- Aim of the task -
This task calls for copying every line of the records that includes the word "them".

- Recorded data -
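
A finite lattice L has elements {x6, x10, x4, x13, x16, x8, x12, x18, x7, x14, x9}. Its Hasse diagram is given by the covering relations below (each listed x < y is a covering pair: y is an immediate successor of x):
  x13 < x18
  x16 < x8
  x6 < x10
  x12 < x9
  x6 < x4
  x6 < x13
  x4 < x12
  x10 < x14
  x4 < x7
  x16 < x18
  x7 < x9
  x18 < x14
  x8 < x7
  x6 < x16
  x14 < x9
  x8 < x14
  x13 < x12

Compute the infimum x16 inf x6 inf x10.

Common lower bounds of {x16, x6, x10}: x6.
The greatest among these is x6.

x6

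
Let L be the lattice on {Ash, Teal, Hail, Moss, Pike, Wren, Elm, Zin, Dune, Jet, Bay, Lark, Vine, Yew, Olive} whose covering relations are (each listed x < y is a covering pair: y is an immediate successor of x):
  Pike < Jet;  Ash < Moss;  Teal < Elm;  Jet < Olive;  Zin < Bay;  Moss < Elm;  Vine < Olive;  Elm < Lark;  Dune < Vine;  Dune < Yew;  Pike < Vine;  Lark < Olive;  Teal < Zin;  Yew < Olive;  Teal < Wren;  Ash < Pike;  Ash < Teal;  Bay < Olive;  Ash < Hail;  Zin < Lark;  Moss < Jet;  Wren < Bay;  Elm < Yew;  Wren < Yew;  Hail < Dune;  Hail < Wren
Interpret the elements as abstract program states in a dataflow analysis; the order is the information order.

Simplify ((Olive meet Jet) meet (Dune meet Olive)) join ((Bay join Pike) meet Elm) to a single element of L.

Elm

Olive ∧ Jet = Jet
Dune ∧ Olive = Dune
Jet ∧ Dune = Ash
Bay ∨ Pike = Olive
Olive ∧ Elm = Elm
Ash ∨ Elm = Elm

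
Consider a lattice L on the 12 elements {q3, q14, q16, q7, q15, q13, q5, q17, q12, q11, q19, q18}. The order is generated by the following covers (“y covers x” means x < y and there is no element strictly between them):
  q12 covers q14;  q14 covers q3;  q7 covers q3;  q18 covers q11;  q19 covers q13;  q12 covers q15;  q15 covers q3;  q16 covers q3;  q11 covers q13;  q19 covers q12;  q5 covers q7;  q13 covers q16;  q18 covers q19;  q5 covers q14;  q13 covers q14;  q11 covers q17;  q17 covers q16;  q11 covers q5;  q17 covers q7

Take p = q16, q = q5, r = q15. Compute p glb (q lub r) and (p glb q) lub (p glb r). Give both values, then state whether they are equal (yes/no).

q16; q3; no

q lub r = q18, so p glb (q lub r) = q16 glb q18 = q16.
p glb q = q3 and p glb r = q3, so (p glb q) lub (p glb r) = q3 lub q3 = q3.
Equal: no.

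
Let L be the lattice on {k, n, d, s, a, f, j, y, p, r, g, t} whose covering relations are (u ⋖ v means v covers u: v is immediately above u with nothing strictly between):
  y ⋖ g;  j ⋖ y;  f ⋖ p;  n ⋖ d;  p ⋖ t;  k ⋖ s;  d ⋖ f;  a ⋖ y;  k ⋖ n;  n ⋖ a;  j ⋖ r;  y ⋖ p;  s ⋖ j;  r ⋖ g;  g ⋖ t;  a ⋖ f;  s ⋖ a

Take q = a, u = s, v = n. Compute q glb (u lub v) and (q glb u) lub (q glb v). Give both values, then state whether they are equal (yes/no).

u lub v = a, so q glb (u lub v) = a glb a = a.
q glb u = s and q glb v = n, so (q glb u) lub (q glb v) = s lub n = a.
Equal: yes.

a; a; yes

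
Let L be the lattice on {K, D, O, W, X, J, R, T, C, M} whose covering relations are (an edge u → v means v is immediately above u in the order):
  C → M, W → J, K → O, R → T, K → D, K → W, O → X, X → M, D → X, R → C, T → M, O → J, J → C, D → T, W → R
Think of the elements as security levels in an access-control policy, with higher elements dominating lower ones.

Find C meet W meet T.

Common lower bounds of {C, W, T}: K, W.
The greatest among these is W.

W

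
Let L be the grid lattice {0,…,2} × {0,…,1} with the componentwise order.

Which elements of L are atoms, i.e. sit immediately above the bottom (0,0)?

The atoms are exactly the elements that cover (0,0): (0,1), (1,0).

(0,1), (1,0)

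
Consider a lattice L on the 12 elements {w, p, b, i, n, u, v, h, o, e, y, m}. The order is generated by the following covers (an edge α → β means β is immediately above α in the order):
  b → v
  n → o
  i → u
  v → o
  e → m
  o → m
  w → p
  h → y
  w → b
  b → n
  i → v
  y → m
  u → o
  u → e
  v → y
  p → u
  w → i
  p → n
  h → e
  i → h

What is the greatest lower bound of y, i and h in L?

Common lower bounds of {y, i, h}: i, w.
The greatest among these is i.

i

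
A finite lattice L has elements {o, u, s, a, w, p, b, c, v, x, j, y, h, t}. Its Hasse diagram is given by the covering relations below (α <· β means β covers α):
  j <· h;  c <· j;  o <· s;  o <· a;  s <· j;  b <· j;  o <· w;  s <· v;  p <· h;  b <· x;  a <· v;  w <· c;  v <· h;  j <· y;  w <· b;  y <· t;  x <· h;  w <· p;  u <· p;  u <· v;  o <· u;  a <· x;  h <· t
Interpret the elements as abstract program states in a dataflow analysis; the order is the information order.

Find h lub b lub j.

h

Common upper bounds of {h, b, j}: h, t.
The least among these is h.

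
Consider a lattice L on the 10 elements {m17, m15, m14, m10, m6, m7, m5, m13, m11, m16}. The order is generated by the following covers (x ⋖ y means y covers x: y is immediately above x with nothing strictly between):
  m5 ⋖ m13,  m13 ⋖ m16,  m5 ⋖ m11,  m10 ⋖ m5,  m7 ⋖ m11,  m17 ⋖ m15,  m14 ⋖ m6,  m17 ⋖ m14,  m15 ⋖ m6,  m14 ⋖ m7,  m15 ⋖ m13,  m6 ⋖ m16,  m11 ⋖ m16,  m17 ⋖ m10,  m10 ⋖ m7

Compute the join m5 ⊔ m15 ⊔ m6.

Common upper bounds of {m5, m15, m6}: m16.
The least among these is m16.

m16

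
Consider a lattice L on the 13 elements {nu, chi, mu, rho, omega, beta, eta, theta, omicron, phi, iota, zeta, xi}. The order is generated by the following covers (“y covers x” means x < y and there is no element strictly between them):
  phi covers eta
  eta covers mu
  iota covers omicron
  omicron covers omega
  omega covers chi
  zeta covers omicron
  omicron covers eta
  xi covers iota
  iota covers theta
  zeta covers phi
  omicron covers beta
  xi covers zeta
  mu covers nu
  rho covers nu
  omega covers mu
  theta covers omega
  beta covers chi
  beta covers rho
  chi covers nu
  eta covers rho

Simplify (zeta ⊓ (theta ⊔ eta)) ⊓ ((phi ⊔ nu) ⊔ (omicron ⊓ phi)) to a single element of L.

eta

theta ∨ eta = iota
zeta ∧ iota = omicron
phi ∨ nu = phi
omicron ∧ phi = eta
phi ∨ eta = phi
omicron ∧ phi = eta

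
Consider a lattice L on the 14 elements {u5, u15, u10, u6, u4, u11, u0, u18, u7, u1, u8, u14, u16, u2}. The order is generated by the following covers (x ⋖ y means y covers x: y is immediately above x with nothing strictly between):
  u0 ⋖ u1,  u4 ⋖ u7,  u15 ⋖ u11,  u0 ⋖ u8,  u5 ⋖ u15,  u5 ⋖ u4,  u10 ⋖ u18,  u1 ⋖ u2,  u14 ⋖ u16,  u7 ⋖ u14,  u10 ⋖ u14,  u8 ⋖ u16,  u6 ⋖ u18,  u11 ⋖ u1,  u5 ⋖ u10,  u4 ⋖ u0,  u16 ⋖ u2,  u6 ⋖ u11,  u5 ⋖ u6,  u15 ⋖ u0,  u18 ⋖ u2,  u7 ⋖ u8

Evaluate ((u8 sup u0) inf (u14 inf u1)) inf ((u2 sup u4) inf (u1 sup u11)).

u8 ∨ u0 = u8
u14 ∧ u1 = u4
u8 ∧ u4 = u4
u2 ∨ u4 = u2
u1 ∨ u11 = u1
u2 ∧ u1 = u1
u4 ∧ u1 = u4

u4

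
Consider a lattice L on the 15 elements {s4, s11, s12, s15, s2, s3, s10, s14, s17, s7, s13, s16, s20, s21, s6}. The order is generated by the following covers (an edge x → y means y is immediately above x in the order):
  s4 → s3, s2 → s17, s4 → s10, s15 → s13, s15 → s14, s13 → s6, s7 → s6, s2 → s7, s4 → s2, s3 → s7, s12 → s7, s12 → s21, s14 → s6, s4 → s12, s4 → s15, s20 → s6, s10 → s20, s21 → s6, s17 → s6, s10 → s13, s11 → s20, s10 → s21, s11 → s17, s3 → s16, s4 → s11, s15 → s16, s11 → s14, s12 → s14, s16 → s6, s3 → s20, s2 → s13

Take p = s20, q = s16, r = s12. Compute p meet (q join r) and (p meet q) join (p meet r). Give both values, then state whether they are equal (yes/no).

q join r = s6, so p meet (q join r) = s20 meet s6 = s20.
p meet q = s3 and p meet r = s4, so (p meet q) join (p meet r) = s3 join s4 = s3.
Equal: no.

s20; s3; no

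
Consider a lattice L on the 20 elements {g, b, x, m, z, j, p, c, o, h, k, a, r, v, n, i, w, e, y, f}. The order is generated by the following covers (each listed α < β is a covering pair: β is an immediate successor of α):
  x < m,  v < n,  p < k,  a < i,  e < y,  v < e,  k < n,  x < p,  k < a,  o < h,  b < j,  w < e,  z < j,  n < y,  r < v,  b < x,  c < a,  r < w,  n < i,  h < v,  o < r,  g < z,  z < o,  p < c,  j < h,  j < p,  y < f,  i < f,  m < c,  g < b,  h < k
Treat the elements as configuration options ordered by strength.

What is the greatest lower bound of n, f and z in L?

Common lower bounds of {n, f, z}: g, z.
The greatest among these is z.

z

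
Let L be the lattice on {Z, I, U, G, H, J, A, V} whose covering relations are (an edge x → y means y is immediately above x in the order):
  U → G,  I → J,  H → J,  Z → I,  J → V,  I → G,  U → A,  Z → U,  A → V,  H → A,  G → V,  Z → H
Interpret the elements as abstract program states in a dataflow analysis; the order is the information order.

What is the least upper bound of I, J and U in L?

Common upper bounds of {I, J, U}: V.
The least among these is V.

V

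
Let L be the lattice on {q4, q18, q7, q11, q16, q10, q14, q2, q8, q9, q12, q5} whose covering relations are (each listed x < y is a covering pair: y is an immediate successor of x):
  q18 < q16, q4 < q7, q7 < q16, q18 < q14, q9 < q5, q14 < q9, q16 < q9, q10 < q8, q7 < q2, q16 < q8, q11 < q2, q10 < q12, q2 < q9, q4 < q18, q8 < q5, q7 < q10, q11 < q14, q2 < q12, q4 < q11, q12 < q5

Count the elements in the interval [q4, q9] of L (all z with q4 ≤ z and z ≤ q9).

The interval [q4, q9] = {q11, q14, q16, q18, q2, q4, q7, q9}, which has 8 elements.

8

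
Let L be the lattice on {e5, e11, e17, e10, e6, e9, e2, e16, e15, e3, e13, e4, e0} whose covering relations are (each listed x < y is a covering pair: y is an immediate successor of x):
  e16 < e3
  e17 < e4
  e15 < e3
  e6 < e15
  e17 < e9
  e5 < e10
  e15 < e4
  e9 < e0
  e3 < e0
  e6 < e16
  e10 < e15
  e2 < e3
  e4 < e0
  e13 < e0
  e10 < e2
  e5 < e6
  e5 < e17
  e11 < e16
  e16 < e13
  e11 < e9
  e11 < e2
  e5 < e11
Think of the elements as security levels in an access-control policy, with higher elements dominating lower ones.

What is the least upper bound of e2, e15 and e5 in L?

Common upper bounds of {e2, e15, e5}: e0, e3.
The least among these is e3.

e3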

- Answer for the task -
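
Consider a lattice L on the 12 elements {q3, q14, q16, q7, q15, q13, q5, q17, q12, q11, q19, q18}. The order is generated by the following covers (“y covers x” means x < y and there is no element strictly between them):
Consider a lattice L on the 13 elements {nu, chi, mu, rho, omega, beta, eta, theta, omicron, phi, iota, zeta, xi}. The order is generated by the following covers (“y covers x” means x < y and there is no element strictly between them):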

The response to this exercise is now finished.